Given records section start

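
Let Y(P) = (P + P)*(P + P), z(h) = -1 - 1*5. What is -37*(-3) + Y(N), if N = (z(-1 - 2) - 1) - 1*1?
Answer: 367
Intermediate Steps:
z(h) = -6 (z(h) = -1 - 5 = -6)
N = -8 (N = (-6 - 1) - 1*1 = -7 - 1 = -8)
Y(P) = 4*P**2 (Y(P) = (2*P)*(2*P) = 4*P**2)
-37*(-3) + Y(N) = -37*(-3) + 4*(-8)**2 = 111 + 4*64 = 111 + 256 = 367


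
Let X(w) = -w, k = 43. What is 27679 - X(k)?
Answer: 27722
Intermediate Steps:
27679 - X(k) = 27679 - (-1)*43 = 27679 - 1*(-43) = 27679 + 43 = 27722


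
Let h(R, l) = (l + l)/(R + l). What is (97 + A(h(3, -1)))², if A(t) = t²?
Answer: 9604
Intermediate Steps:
h(R, l) = 2*l/(R + l) (h(R, l) = (2*l)/(R + l) = 2*l/(R + l))
(97 + A(h(3, -1)))² = (97 + (2*(-1)/(3 - 1))²)² = (97 + (2*(-1)/2)²)² = (97 + (2*(-1)*(½))²)² = (97 + (-1)²)² = (97 + 1)² = 98² = 9604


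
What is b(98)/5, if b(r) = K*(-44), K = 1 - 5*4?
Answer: 836/5 ≈ 167.20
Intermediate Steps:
K = -19 (K = 1 - 20 = -19)
b(r) = 836 (b(r) = -19*(-44) = 836)
b(98)/5 = 836/5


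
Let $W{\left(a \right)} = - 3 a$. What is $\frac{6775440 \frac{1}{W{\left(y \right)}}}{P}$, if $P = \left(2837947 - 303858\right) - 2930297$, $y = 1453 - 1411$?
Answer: $\frac{20165}{148578} \approx 0.13572$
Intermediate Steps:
$y = 42$ ($y = 1453 - 1411 = 42$)
$P = -396208$ ($P = 2534089 - 2930297 = -396208$)
$\frac{6775440 \frac{1}{W{\left(y \right)}}}{P} = \frac{6775440 \frac{1}{\left(-3\right) 42}}{-396208} = \frac{6775440}{-126} \left(- \frac{1}{396208}\right) = 6775440 \left(- \frac{1}{126}\right) \left(- \frac{1}{396208}\right) = \left(- \frac{161320}{3}\right) \left(- \frac{1}{396208}\right) = \frac{20165}{148578}$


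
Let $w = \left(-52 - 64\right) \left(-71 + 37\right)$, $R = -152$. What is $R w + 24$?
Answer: $-599464$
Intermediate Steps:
$w = 3944$ ($w = \left(-116\right) \left(-34\right) = 3944$)
$R w + 24 = \left(-152\right) 3944 + 24 = -599488 + 24 = -599464$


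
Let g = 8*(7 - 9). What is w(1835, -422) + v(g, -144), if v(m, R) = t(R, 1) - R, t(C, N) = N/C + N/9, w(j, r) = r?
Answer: -13339/48 ≈ -277.90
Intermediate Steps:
t(C, N) = N/9 + N/C (t(C, N) = N/C + N*(1/9) = N/C + N/9 = N/9 + N/C)
g = -16 (g = 8*(-2) = -16)
v(m, R) = 1/9 + 1/R - R (v(m, R) = ((1/9)*1 + 1/R) - R = (1/9 + 1/R) - R = 1/9 + 1/R - R)
w(1835, -422) + v(g, -144) = -422 + (1/9 + 1/(-144) - 1*(-144)) = -422 + (1/9 - 1/144 + 144) = -422 + 6917/48 = -13339/48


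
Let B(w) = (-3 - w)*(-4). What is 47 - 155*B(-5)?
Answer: 1287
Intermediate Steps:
B(w) = 12 + 4*w
47 - 155*B(-5) = 47 - 155*(12 + 4*(-5)) = 47 - 155*(12 - 20) = 47 - 155*(-8) = 47 + 1240 = 1287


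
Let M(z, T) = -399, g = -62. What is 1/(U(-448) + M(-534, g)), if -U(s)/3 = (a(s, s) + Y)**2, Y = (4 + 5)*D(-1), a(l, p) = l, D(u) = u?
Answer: -1/626946 ≈ -1.5950e-6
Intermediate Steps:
Y = -9 (Y = (4 + 5)*(-1) = 9*(-1) = -9)
U(s) = -3*(-9 + s)**2 (U(s) = -3*(s - 9)**2 = -3*(-9 + s)**2)
1/(U(-448) + M(-534, g)) = 1/(-3*(-9 - 448)**2 - 399) = 1/(-3*(-457)**2 - 399) = 1/(-3*208849 - 399) = 1/(-626547 - 399) = 1/(-626946) = -1/626946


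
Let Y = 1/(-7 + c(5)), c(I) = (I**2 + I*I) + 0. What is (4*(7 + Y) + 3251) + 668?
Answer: 169725/43 ≈ 3947.1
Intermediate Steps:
c(I) = 2*I**2 (c(I) = (I**2 + I**2) + 0 = 2*I**2 + 0 = 2*I**2)
Y = 1/43 (Y = 1/(-7 + 2*5**2) = 1/(-7 + 2*25) = 1/(-7 + 50) = 1/43 ≈ 0.023256)
(4*(7 + Y) + 3251) + 668 = (4*(7 + 1/43) + 3251) + 668 = (4*(302/43) + 3251) + 668 = (1208/43 + 3251) + 668 = 141001/43 + 668 = 169725/43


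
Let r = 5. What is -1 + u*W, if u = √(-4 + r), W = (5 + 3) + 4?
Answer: 11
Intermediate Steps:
W = 12 (W = 8 + 4 = 12)
u = 1 (u = √(-4 + 5) = √1 = 1)
-1 + u*W = -1 + 1*12 = -1 + 12 = 11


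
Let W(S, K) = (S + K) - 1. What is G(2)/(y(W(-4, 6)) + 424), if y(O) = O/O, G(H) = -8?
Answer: -8/425 ≈ -0.018824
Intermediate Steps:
W(S, K) = -1 + K + S (W(S, K) = (K + S) - 1 = -1 + K + S)
y(O) = 1
G(2)/(y(W(-4, 6)) + 424) = -8/(1 + 424) = -8/425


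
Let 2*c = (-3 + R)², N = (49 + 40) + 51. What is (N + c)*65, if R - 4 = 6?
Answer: 21385/2 ≈ 10693.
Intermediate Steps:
R = 10 (R = 4 + 6 = 10)
N = 140 (N = 89 + 51 = 140)
c = 49/2 (c = (-3 + 10)²/2 = (½)*7² = (½)*49 = 49/2 ≈ 24.500)
(N + c)*65 = (140 + 49/2)*65 = (329/2)*65 = 21385/2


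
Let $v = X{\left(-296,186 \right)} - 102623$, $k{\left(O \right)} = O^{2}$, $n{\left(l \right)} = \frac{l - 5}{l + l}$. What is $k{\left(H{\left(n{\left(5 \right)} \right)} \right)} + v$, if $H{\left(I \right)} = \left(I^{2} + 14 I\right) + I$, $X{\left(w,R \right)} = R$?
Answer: $-102437$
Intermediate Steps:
$n{\left(l \right)} = \frac{-5 + l}{2 l}$
$H{\left(I \right)} = I^{2} + 15 I$
$v = -102437$ ($v = 186 - 102623 = -102437$)
$k{\left(H{\left(n{\left(5 \right)} \right)} \right)} + v = \left(\frac{-5 + 5}{2 \cdot 5} \left(15 + \frac{-5 + 5}{2 \cdot 5}\right)\right)^{2} - 102437 = \left(\frac{1}{2} \cdot \frac{1}{5} \cdot 0 \left(15 + \frac{1}{2} \cdot \frac{1}{5} \cdot 0\right)\right)^{2} - 102437 = \left(0 \left(15 + 0\right)\right)^{2} - 102437 = \left(0 \cdot 15\right)^{2} - 102437 = 0^{2} - 102437 = 0 - 102437 = -102437$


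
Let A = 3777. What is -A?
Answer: -3777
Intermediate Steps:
-A = -1*3777 = -3777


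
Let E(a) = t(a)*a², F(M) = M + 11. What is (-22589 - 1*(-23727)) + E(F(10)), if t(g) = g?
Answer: 10399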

Given records section end

The task: Each entry above is to be quoted exactly.

Exercise solution:
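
Let Y(P) = (P + P)*(P + P), z(h) = -1 - 1*5. What is -37*(-3) + Y(N), if N = (z(-1 - 2) - 1) - 1*1?
Answer: 367
Intermediate Steps:
z(h) = -6 (z(h) = -1 - 5 = -6)
N = -8 (N = (-6 - 1) - 1*1 = -7 - 1 = -8)
Y(P) = 4*P**2 (Y(P) = (2*P)*(2*P) = 4*P**2)
-37*(-3) + Y(N) = -37*(-3) + 4*(-8)**2 = 111 + 4*64 = 111 + 256 = 367


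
Let X(w) = -w, k = 43. What is 27679 - X(k)?
Answer: 27722
Intermediate Steps:
27679 - X(k) = 27679 - (-1)*43 = 27679 - 1*(-43) = 27679 + 43 = 27722


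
Let h(R, l) = (l + l)/(R + l). What is (97 + A(h(3, -1)))², if A(t) = t²?
Answer: 9604
Intermediate Steps:
h(R, l) = 2*l/(R + l) (h(R, l) = (2*l)/(R + l) = 2*l/(R + l))
(97 + A(h(3, -1)))² = (97 + (2*(-1)/(3 - 1))²)² = (97 + (2*(-1)/2)²)² = (97 + (2*(-1)*(½))²)² = (97 + (-1)²)² = (97 + 1)² = 98² = 9604


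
What is b(98)/5, if b(r) = K*(-44), K = 1 - 5*4?
Answer: 836/5 ≈ 167.20
Intermediate Steps:
K = -19 (K = 1 - 20 = -19)
b(r) = 836 (b(r) = -19*(-44) = 836)
b(98)/5 = 836/5


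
Let $W{\left(a \right)} = - 3 a$. What is $\frac{6775440 \frac{1}{W{\left(y \right)}}}{P}$, if $P = \left(2837947 - 303858\right) - 2930297$, $y = 1453 - 1411$?
Answer: $\frac{20165}{148578} \approx 0.13572$
Intermediate Steps:
$y = 42$ ($y = 1453 - 1411 = 42$)
$P = -396208$ ($P = 2534089 - 2930297 = -396208$)
$\frac{6775440 \frac{1}{W{\left(y \right)}}}{P} = \frac{6775440 \frac{1}{\left(-3\right) 42}}{-396208} = \frac{6775440}{-126} \left(- \frac{1}{396208}\right) = 6775440 \left(- \frac{1}{126}\right) \left(- \frac{1}{396208}\right) = \left(- \frac{161320}{3}\right) \left(- \frac{1}{396208}\right) = \frac{20165}{148578}$


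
Let $w = \left(-52 - 64\right) \left(-71 + 37\right)$, $R = -152$. What is $R w + 24$?
Answer: $-599464$
Intermediate Steps:
$w = 3944$ ($w = \left(-116\right) \left(-34\right) = 3944$)
$R w + 24 = \left(-152\right) 3944 + 24 = -599488 + 24 = -599464$


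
Let g = 8*(7 - 9). What is w(1835, -422) + v(g, -144), if v(m, R) = t(R, 1) - R, t(C, N) = N/C + N/9, w(j, r) = r?
Answer: -13339/48 ≈ -277.90
Intermediate Steps:
t(C, N) = N/9 + N/C (t(C, N) = N/C + N*(1/9) = N/C + N/9 = N/9 + N/C)
g = -16 (g = 8*(-2) = -16)
v(m, R) = 1/9 + 1/R - R (v(m, R) = ((1/9)*1 + 1/R) - R = (1/9 + 1/R) - R = 1/9 + 1/R - R)
w(1835, -422) + v(g, -144) = -422 + (1/9 + 1/(-144) - 1*(-144)) = -422 + (1/9 - 1/144 + 144) = -422 + 6917/48 = -13339/48


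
Let B(w) = (-3 - w)*(-4). What is 47 - 155*B(-5)?
Answer: 1287
Intermediate Steps:
B(w) = 12 + 4*w
47 - 155*B(-5) = 47 - 155*(12 + 4*(-5)) = 47 - 155*(12 - 20) = 47 - 155*(-8) = 47 + 1240 = 1287


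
Let M(z, T) = -399, g = -62. What is 1/(U(-448) + M(-534, g)), if -U(s)/3 = (a(s, s) + Y)**2, Y = (4 + 5)*D(-1), a(l, p) = l, D(u) = u?
Answer: -1/626946 ≈ -1.5950e-6
Intermediate Steps:
Y = -9 (Y = (4 + 5)*(-1) = 9*(-1) = -9)
U(s) = -3*(-9 + s)**2 (U(s) = -3*(s - 9)**2 = -3*(-9 + s)**2)
1/(U(-448) + M(-534, g)) = 1/(-3*(-9 - 448)**2 - 399) = 1/(-3*(-457)**2 - 399) = 1/(-3*208849 - 399) = 1/(-626547 - 399) = 1/(-626946) = -1/626946


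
Let Y = 1/(-7 + c(5)), c(I) = (I**2 + I*I) + 0. What is (4*(7 + Y) + 3251) + 668?
Answer: 169725/43 ≈ 3947.1
Intermediate Steps:
c(I) = 2*I**2 (c(I) = (I**2 + I**2) + 0 = 2*I**2 + 0 = 2*I**2)
Y = 1/43 (Y = 1/(-7 + 2*5**2) = 1/(-7 + 2*25) = 1/(-7 + 50) = 1/43 ≈ 0.023256)
(4*(7 + Y) + 3251) + 668 = (4*(7 + 1/43) + 3251) + 668 = (4*(302/43) + 3251) + 668 = (1208/43 + 3251) + 668 = 141001/43 + 668 = 169725/43


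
Let r = 5. What is -1 + u*W, if u = √(-4 + r), W = (5 + 3) + 4?
Answer: 11
Intermediate Steps:
W = 12 (W = 8 + 4 = 12)
u = 1 (u = √(-4 + 5) = √1 = 1)
-1 + u*W = -1 + 1*12 = -1 + 12 = 11


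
Let W(S, K) = (S + K) - 1. What is G(2)/(y(W(-4, 6)) + 424), if y(O) = O/O, G(H) = -8?
Answer: -8/425 ≈ -0.018824
Intermediate Steps:
W(S, K) = -1 + K + S (W(S, K) = (K + S) - 1 = -1 + K + S)
y(O) = 1
G(2)/(y(W(-4, 6)) + 424) = -8/(1 + 424) = -8/425


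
Let 2*c = (-3 + R)², N = (49 + 40) + 51. What is (N + c)*65, if R - 4 = 6?
Answer: 21385/2 ≈ 10693.
Intermediate Steps:
R = 10 (R = 4 + 6 = 10)
N = 140 (N = 89 + 51 = 140)
c = 49/2 (c = (-3 + 10)²/2 = (½)*7² = (½)*49 = 49/2 ≈ 24.500)
(N + c)*65 = (140 + 49/2)*65 = (329/2)*65 = 21385/2


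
Let $v = X{\left(-296,186 \right)} - 102623$, $k{\left(O \right)} = O^{2}$, $n{\left(l \right)} = \frac{l - 5}{l + l}$. What is $k{\left(H{\left(n{\left(5 \right)} \right)} \right)} + v$, if $H{\left(I \right)} = \left(I^{2} + 14 I\right) + I$, $X{\left(w,R \right)} = R$?
Answer: $-102437$
Intermediate Steps:
$n{\left(l \right)} = \frac{-5 + l}{2 l}$
$H{\left(I \right)} = I^{2} + 15 I$
$v = -102437$ ($v = 186 - 102623 = -102437$)
$k{\left(H{\left(n{\left(5 \right)} \right)} \right)} + v = \left(\frac{-5 + 5}{2 \cdot 5} \left(15 + \frac{-5 + 5}{2 \cdot 5}\right)\right)^{2} - 102437 = \left(\frac{1}{2} \cdot \frac{1}{5} \cdot 0 \left(15 + \frac{1}{2} \cdot \frac{1}{5} \cdot 0\right)\right)^{2} - 102437 = \left(0 \left(15 + 0\right)\right)^{2} - 102437 = \left(0 \cdot 15\right)^{2} - 102437 = 0^{2} - 102437 = 0 - 102437 = -102437$


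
Let A = 3777. What is -A?
Answer: -3777
Intermediate Steps:
-A = -1*3777 = -3777


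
Let E(a) = t(a)*a², F(M) = M + 11. What is (-22589 - 1*(-23727)) + E(F(10)), if t(g) = g?
Answer: 10399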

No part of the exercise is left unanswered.